Activity: Where a line looks odd, keep it as it is and transcribe all the material.

*** Opening Records for this exercise ***

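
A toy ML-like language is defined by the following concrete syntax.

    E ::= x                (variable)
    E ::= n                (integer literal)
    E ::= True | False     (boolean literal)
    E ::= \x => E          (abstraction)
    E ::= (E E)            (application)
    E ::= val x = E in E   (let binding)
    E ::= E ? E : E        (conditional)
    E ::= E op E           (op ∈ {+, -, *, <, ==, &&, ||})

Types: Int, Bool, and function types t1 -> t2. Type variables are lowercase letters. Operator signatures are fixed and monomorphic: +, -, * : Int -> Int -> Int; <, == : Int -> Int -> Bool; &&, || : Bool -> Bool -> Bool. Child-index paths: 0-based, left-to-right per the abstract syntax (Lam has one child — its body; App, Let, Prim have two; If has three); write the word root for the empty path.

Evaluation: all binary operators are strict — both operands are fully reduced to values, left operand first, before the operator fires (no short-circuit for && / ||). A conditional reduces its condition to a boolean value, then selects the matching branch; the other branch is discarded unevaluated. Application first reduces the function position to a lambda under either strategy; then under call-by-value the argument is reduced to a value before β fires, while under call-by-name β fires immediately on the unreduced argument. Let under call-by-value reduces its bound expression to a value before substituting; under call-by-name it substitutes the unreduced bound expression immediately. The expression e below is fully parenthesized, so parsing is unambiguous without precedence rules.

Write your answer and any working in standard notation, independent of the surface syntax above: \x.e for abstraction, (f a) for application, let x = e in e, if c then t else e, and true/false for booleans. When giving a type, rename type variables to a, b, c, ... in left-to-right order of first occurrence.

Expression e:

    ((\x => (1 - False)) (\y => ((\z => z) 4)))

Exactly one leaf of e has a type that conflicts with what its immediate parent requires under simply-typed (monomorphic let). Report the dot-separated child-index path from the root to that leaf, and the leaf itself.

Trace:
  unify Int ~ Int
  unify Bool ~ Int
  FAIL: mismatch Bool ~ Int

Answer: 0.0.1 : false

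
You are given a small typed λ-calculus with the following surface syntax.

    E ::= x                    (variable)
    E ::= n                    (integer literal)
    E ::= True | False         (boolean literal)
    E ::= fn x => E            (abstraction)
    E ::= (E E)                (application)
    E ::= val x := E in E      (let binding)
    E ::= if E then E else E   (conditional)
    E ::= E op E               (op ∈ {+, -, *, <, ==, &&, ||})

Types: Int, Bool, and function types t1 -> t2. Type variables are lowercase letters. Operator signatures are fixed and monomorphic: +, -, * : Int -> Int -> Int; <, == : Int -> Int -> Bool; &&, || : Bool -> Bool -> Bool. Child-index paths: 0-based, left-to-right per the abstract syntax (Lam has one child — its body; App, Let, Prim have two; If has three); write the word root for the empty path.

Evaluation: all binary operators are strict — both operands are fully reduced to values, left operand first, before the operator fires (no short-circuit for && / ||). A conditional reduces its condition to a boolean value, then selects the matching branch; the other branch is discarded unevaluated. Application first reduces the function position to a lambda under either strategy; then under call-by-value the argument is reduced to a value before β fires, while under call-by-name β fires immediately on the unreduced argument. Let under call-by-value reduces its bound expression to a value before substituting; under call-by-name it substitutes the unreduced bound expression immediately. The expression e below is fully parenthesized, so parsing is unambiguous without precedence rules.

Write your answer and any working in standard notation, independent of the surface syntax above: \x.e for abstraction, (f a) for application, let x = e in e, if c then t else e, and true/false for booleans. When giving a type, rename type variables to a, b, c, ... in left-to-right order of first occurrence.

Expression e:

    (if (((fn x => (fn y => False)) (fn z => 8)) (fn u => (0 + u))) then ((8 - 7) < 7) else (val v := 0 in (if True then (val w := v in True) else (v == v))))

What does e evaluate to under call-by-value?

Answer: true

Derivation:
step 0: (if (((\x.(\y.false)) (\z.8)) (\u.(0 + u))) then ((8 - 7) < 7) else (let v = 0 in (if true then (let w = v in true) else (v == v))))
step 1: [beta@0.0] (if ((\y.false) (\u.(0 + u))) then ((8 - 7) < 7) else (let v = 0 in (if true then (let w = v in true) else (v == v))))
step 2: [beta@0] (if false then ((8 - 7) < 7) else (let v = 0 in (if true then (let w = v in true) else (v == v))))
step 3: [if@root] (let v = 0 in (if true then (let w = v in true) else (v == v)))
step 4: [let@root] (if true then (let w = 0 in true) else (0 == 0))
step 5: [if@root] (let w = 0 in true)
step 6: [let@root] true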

*** Closing Records for this exercise ***

Expected answer:
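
A toy ML-like language is defined by the following concrete syntax.

    E ::= x                (variable)
    E ::= n                (integer literal)
    E ::= True | False     (boolean literal)
    E ::= \x => E          (abstraction)
    E ::= (E E)            (application)
    E ::= val x = E in E   (let binding)
    E ::= E ? E : E        (conditional)
    E ::= E op E           (op ∈ {+, -, *, <, ==, &&, ||})

Types: Int, Bool, and function types t1 -> t2. Type variables are lowercase letters. Operator signatures are fixed and monomorphic: +, -, * : Int -> Int -> Int; <, == : Int -> Int -> Bool; &&, || : Bool -> Bool -> Bool. Child-index paths: 0-based, left-to-right per the abstract syntax (Lam has one child — its body; App, Let, Prim have two; If has three); write the word root for the empty path.

Evaluation: all binary operators are strict — both operands are fully reduced to values, left operand first, before the operator fires (no short-circuit for && / ||). A conditional reduces its condition to a boolean value, then selects the matching branch; the other branch is discarded unevaluated. Application first reduces the function position to a lambda under either strategy; then under call-by-value the argument is reduced to a value before β fires, while under call-by-name β fires immediately on the unreduced argument. Let under call-by-value reduces its bound expression to a value before substituting; under call-by-name it substitutes the unreduced bound expression immediately. The expression e below is fully parenthesized, so parsing is unambiguous without precedence rules.

Write your answer and any working in standard notation, independent of the surface syntax above: \x.e for abstraction, (f a) for application, let x = e in e, if c then t else e, and true/false for booleans. When giving a type, rename type variables to a, b, c, ... in left-to-right order of first occurrence.

Expression e:

    ((\x => (1 - False)) (\y => ((\z => z) 4)))

Exactly one leaf of e has a type that conflicts with what its immediate parent requires under simply-typed (monomorphic let). Report the dot-separated child-index path from the root to that leaf, and the leaf itself.

Trace:
  unify Int ~ Int
  unify Bool ~ Int
  FAIL: mismatch Bool ~ Int

Answer: 0.0.1 : false

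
You are given a small typed λ-calculus with the following surface syntax.

    E ::= x                    (variable)
    E ::= n                    (integer literal)
    E ::= True | False         (boolean literal)
    E ::= fn x => E            (abstraction)
    E ::= (E E)                (application)
    E ::= val x := E in E      (let binding)
    E ::= if E then E else E   (conditional)
    E ::= E op E               (op ∈ {+, -, *, <, ==, &&, ||})

Types: Int, Bool, and function types t1 -> t2. Type variables are lowercase letters. Operator signatures are fixed and monomorphic: +, -, * : Int -> Int -> Int; <, == : Int -> Int -> Bool; &&, || : Bool -> Bool -> Bool. Child-index paths: 0-based, left-to-right per the abstract syntax (Lam has one child — its body; App, Let, Prim have two; If has three); write the word root for the empty path.

Evaluation: all binary operators are strict — both operands are fully reduced to values, left operand first, before the operator fires (no short-circuit for && / ||). A conditional reduces its condition to a boolean value, then selects the matching branch; the other branch is discarded unevaluated. Application first reduces the function position to a lambda under either strategy; then under call-by-value the argument is reduced to a value before β fires, while under call-by-name β fires immediately on the unreduced argument. Let under call-by-value reduces its bound expression to a value before substituting; under call-by-name it substitutes the unreduced bound expression immediately. The expression e below is fully parenthesized, so parsing is unambiguous without precedence rules.

Write your answer and any working in standard notation, independent of the surface syntax above: \x.e for abstraction, (f a) for application, let x = e in e, if c then t else e, and true/false for booleans. When giving a type, rename type variables to a, b, c, ... in left-to-right order of first occurrence.

Expression e:

    (if (((fn x => (fn y => False)) (fn z => 8)) (fn u => (0 + u))) then ((8 - 7) < 7) else (val v := 0 in (if True then (val w := v in True) else (v == v))))

What does e evaluate to under call-by-value?

Answer: true

Derivation:
step 0: (if (((\x.(\y.false)) (\z.8)) (\u.(0 + u))) then ((8 - 7) < 7) else (let v = 0 in (if true then (let w = v in true) else (v == v))))
step 1: [beta@0.0] (if ((\y.false) (\u.(0 + u))) then ((8 - 7) < 7) else (let v = 0 in (if true then (let w = v in true) else (v == v))))
step 2: [beta@0] (if false then ((8 - 7) < 7) else (let v = 0 in (if true then (let w = v in true) else (v == v))))
step 3: [if@root] (let v = 0 in (if true then (let w = v in true) else (v == v)))
step 4: [let@root] (if true then (let w = 0 in true) else (0 == 0))
step 5: [if@root] (let w = 0 in true)
step 6: [let@root] true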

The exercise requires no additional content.